EXERCISE INSTRUCTIONS ▸ Your answer must be an exact copy of every record.

(Saved data entries)
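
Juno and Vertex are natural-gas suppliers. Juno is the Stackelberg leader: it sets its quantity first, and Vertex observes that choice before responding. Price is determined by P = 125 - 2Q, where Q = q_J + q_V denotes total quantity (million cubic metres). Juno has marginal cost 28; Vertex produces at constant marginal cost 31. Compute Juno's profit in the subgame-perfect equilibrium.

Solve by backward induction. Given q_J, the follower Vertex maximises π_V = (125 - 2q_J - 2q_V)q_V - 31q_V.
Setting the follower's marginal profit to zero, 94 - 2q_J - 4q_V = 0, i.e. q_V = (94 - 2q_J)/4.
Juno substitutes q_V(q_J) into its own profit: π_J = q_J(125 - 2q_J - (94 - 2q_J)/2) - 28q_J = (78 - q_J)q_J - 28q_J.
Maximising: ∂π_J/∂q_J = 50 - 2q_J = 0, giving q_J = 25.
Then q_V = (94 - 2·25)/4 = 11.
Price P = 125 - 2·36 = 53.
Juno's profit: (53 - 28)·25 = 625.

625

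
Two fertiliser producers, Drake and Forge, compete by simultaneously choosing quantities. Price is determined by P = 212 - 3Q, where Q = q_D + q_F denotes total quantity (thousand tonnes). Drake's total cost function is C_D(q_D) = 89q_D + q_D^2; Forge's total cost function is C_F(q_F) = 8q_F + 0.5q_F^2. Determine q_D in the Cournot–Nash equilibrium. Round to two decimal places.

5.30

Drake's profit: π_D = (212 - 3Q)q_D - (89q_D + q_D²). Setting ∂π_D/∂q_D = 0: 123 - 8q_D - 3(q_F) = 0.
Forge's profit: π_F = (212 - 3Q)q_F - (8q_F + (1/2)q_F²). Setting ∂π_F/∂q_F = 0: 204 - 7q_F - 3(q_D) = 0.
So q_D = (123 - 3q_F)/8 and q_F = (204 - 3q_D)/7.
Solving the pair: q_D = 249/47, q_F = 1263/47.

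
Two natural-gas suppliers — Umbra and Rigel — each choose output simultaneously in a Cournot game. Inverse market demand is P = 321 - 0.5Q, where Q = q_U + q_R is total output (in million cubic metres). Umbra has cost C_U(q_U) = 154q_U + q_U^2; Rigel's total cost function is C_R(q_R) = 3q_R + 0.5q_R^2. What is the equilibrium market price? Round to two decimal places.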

TASK RESULT ▸
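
Juno and Vertex are natural-gas suppliers. Juno is the Stackelberg leader: it sets its quantity first, and Vertex observes that choice before responding. Price is determined by P = 125 - 2Q, where Q = q_J + q_V denotes total quantity (million cubic metres). Juno has marginal cost 28; Vertex produces at constant marginal cost 31. Compute Juno's profit in the subgame-perfect equilibrium.

Solve by backward induction. Given q_J, the follower Vertex maximises π_V = (125 - 2q_J - 2q_V)q_V - 31q_V.
Setting the follower's marginal profit to zero, 94 - 2q_J - 4q_V = 0, i.e. q_V = (94 - 2q_J)/4.
Juno substitutes q_V(q_J) into its own profit: π_J = q_J(125 - 2q_J - (94 - 2q_J)/2) - 28q_J = (78 - q_J)q_J - 28q_J.
Maximising: ∂π_J/∂q_J = 50 - 2q_J = 0, giving q_J = 25.
Then q_V = (94 - 2·25)/4 = 11.
Price P = 125 - 2·36 = 53.
Juno's profit: (53 - 28)·25 = 625.

625

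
Two fertiliser producers, Drake and Forge, compete by simultaneously choosing quantities. Price is determined by P = 212 - 3Q, where Q = q_D + q_F denotes total quantity (thousand tonnes). Drake's total cost function is C_D(q_D) = 89q_D + q_D^2; Forge's total cost function is C_F(q_F) = 8q_F + 0.5q_F^2. Determine q_D in the Cournot–Nash equilibrium. Round to two decimal places.

5.30

Drake's profit: π_D = (212 - 3Q)q_D - (89q_D + q_D²). Setting ∂π_D/∂q_D = 0: 123 - 8q_D - 3(q_F) = 0.
Forge's profit: π_F = (212 - 3Q)q_F - (8q_F + (1/2)q_F²). Setting ∂π_F/∂q_F = 0: 204 - 7q_F - 3(q_D) = 0.
So q_D = (123 - 3q_F)/8 and q_F = (204 - 3q_D)/7.
Solving the pair: q_D = 249/47, q_F = 1263/47.

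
Two natural-gas suppliers — Umbra and Rigel — each choose output simultaneously in a Cournot game. Inverse market demand is P = 321 - 0.5Q, where Q = q_U + q_R is total output (in million cubic metres). Umbra has cost C_U(q_U) = 154q_U + q_U^2; Rigel's total cost function is C_R(q_R) = 3q_R + 0.5q_R^2. What is the equilibrium market price? Round to two decimal places.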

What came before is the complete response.